What to do » When the line containing "Stream B (unknown" appears in the data below, begin copying there and stop only after the line containing "760 kg/h of".

▼▼▼

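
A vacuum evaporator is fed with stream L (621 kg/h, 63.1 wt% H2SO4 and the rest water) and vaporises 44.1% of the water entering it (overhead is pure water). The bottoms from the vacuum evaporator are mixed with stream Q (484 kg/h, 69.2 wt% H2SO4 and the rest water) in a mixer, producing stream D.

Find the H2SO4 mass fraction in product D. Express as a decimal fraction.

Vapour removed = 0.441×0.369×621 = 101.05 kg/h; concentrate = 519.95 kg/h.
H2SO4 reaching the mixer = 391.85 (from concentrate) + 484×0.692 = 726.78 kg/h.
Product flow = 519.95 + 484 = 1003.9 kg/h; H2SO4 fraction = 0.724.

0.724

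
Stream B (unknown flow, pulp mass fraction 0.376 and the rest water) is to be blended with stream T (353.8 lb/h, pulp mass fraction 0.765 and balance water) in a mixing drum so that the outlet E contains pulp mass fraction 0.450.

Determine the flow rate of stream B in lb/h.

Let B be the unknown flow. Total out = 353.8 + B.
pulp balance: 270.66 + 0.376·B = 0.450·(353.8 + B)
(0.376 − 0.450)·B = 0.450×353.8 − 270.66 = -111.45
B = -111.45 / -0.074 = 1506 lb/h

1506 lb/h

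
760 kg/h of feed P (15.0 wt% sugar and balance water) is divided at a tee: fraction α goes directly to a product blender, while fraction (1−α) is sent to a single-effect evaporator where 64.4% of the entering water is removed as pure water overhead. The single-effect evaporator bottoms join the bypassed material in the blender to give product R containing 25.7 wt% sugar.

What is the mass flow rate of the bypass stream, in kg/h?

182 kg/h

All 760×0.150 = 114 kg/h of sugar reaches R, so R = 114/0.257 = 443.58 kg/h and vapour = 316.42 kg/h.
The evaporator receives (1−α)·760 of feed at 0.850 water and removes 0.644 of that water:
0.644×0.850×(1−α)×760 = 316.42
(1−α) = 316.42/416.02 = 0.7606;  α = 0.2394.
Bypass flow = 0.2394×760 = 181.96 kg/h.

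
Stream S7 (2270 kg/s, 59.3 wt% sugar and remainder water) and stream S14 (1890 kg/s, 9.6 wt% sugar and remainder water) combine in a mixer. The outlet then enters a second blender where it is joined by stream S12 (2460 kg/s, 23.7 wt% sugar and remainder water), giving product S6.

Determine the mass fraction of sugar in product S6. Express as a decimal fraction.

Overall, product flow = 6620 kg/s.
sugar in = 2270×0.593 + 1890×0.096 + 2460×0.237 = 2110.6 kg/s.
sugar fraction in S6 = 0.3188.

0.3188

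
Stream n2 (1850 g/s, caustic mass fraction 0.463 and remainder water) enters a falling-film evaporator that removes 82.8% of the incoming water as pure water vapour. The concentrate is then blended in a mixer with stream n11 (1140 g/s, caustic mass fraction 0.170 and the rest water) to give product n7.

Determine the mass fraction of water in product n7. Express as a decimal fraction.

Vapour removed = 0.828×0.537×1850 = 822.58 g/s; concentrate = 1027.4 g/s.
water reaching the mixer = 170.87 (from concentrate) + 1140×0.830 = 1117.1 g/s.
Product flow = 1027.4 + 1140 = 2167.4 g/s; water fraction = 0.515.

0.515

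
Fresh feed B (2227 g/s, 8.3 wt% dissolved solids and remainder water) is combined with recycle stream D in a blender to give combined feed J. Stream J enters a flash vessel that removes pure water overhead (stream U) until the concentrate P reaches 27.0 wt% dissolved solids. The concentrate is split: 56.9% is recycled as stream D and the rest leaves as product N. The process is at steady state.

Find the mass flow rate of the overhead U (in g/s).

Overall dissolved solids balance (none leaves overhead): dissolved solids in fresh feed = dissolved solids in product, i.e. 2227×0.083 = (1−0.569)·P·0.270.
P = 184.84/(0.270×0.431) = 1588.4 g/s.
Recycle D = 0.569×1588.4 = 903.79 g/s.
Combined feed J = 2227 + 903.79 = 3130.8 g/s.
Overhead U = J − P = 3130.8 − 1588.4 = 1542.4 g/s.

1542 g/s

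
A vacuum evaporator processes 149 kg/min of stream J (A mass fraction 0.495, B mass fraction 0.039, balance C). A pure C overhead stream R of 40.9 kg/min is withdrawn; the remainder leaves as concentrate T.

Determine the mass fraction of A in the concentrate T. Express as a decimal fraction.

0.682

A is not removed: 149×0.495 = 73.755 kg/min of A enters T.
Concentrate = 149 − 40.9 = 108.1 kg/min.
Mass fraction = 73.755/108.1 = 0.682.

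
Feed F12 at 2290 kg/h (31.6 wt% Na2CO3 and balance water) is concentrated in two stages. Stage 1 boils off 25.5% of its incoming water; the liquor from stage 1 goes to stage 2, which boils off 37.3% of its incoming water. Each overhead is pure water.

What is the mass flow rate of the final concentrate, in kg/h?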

▲▲▲

Response below »
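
Stream B (unknown flow, pulp mass fraction 0.376 and the rest water) is to be blended with stream T (353.8 lb/h, pulp mass fraction 0.765 and balance water) in a mixing drum so that the outlet E contains pulp mass fraction 0.450.

Determine the flow rate of stream B in lb/h.

Let B be the unknown flow. Total out = 353.8 + B.
pulp balance: 270.66 + 0.376·B = 0.450·(353.8 + B)
(0.376 − 0.450)·B = 0.450×353.8 − 270.66 = -111.45
B = -111.45 / -0.074 = 1506 lb/h

1506 lb/h

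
760 kg/h of feed P (15.0 wt% sugar and balance water) is divided at a tee: fraction α goes directly to a product blender, while fraction (1−α) is sent to a single-effect evaporator where 64.4% of the entering water is removed as pure water overhead. The single-effect evaporator bottoms join the bypassed material in the blender to give product R containing 25.7 wt% sugar.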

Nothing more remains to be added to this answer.